*** Block opens ***

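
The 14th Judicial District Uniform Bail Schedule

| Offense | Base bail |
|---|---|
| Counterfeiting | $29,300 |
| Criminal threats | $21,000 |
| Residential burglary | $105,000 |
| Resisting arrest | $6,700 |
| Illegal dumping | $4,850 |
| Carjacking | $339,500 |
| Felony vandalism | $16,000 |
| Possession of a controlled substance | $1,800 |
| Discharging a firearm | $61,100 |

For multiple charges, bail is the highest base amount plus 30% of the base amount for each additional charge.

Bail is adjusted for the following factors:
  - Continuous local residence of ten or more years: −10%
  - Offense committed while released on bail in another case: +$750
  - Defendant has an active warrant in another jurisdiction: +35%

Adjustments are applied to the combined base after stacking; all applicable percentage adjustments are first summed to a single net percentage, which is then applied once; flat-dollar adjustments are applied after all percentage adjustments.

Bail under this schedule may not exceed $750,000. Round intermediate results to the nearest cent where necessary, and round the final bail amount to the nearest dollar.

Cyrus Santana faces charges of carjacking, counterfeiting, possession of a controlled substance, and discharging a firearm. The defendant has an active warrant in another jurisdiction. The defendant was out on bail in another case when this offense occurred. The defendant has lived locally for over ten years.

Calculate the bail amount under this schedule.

$459,700

Base amounts from the schedule: carjacking $339,500; counterfeiting $29,300; possession of a controlled substance $1,800; discharging a firearm $61,100.
Stacking rule: highest base plus 30% of each additional charge. Highest is carjacking at $339,500. Additional: $29,300 × 30% = $8,790; $1,800 × 30% = $540; $61,100 × 30% = $18,330. Combined base = $339,500 + $27,660 = $367,160.
Net percentage adjustment: −10% +35% = +25%. $367,160 × 1.25 = $458,950.
Offense committed while released on bail in another case (+$750 flat): $458,950 + $750 = $459,700.
$459,700 is within the $750,000 maximum.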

*** Block closes ***

Directions – All that is wanted is a faithful reproduction of the line above with "burglary | $105,000 |", the line with "- Defendant has", and every line in between.

Exercise result –
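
| Residential burglary | $105,000 |
| Resisting arrest | $6,700 |
| Illegal dumping | $4,850 |
| Carjacking | $339,500 |
| Felony vandalism | $16,000 |
| Possession of a controlled substance | $1,800 |
| Discharging a firearm | $61,100 |

For multiple charges, bail is the highest base amount plus 30% of the base amount for each additional charge.

Bail is adjusted for the following factors:
  - Continuous local residence of ten or more years: −10%
  - Offense committed while released on bail in another case: +$750
  - Defendant has an active warrant in another jurisdiction: +35%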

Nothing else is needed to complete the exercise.